Extracted records

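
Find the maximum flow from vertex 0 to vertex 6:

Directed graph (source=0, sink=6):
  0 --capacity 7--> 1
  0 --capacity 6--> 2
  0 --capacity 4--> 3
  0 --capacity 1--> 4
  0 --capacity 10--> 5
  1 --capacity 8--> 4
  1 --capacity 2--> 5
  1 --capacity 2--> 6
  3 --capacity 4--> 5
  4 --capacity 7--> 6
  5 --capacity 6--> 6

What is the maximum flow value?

Computing max flow:
  Flow on (0->1): 7/7
  Flow on (0->4): 1/1
  Flow on (0->5): 6/10
  Flow on (1->4): 5/8
  Flow on (1->6): 2/2
  Flow on (4->6): 6/7
  Flow on (5->6): 6/6
Maximum flow = 14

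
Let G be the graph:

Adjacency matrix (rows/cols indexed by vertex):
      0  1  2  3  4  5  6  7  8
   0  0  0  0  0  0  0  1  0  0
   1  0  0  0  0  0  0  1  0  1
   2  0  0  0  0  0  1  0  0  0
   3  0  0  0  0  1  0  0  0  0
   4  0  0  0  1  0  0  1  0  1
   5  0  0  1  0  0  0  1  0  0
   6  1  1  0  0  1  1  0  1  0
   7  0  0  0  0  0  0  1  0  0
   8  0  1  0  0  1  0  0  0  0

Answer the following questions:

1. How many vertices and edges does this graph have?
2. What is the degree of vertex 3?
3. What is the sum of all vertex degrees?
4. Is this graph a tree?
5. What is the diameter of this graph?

Count: 9 vertices, 9 edges.
Vertex 3 has neighbors [4], degree = 1.
Handshaking lemma: 2 * 9 = 18.
A tree on 9 vertices has 8 edges. This graph has 9 edges (1 extra). Not a tree.
Diameter (longest shortest path) = 4.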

• **EXERCISE REQUIREMENTS**
Reproduce each entry above. Every word must match.

• **ANSWER SECTION**
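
Find the maximum flow from vertex 0 to vertex 6:

Directed graph (source=0, sink=6):
  0 --capacity 7--> 1
  0 --capacity 6--> 2
  0 --capacity 4--> 3
  0 --capacity 1--> 4
  0 --capacity 10--> 5
  1 --capacity 8--> 4
  1 --capacity 2--> 5
  1 --capacity 2--> 6
  3 --capacity 4--> 5
  4 --capacity 7--> 6
  5 --capacity 6--> 6

What is the maximum flow value?

Computing max flow:
  Flow on (0->1): 7/7
  Flow on (0->4): 1/1
  Flow on (0->5): 6/10
  Flow on (1->4): 5/8
  Flow on (1->6): 2/2
  Flow on (4->6): 6/7
  Flow on (5->6): 6/6
Maximum flow = 14

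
Let G be the graph:

Adjacency matrix (rows/cols indexed by vertex):
      0  1  2  3  4  5  6  7  8
   0  0  0  0  0  0  0  1  0  0
   1  0  0  0  0  0  0  1  0  1
   2  0  0  0  0  0  1  0  0  0
   3  0  0  0  0  1  0  0  0  0
   4  0  0  0  1  0  0  1  0  1
   5  0  0  1  0  0  0  1  0  0
   6  1  1  0  0  1  1  0  1  0
   7  0  0  0  0  0  0  1  0  0
   8  0  1  0  0  1  0  0  0  0

Answer the following questions:

1. How many vertices and edges does this graph have?
2. What is the degree of vertex 3?
3. What is the sum of all vertex degrees?
4. Is this graph a tree?
5. What is the diameter of this graph?

Count: 9 vertices, 9 edges.
Vertex 3 has neighbors [4], degree = 1.
Handshaking lemma: 2 * 9 = 18.
A tree on 9 vertices has 8 edges. This graph has 9 edges (1 extra). Not a tree.
Diameter (longest shortest path) = 4.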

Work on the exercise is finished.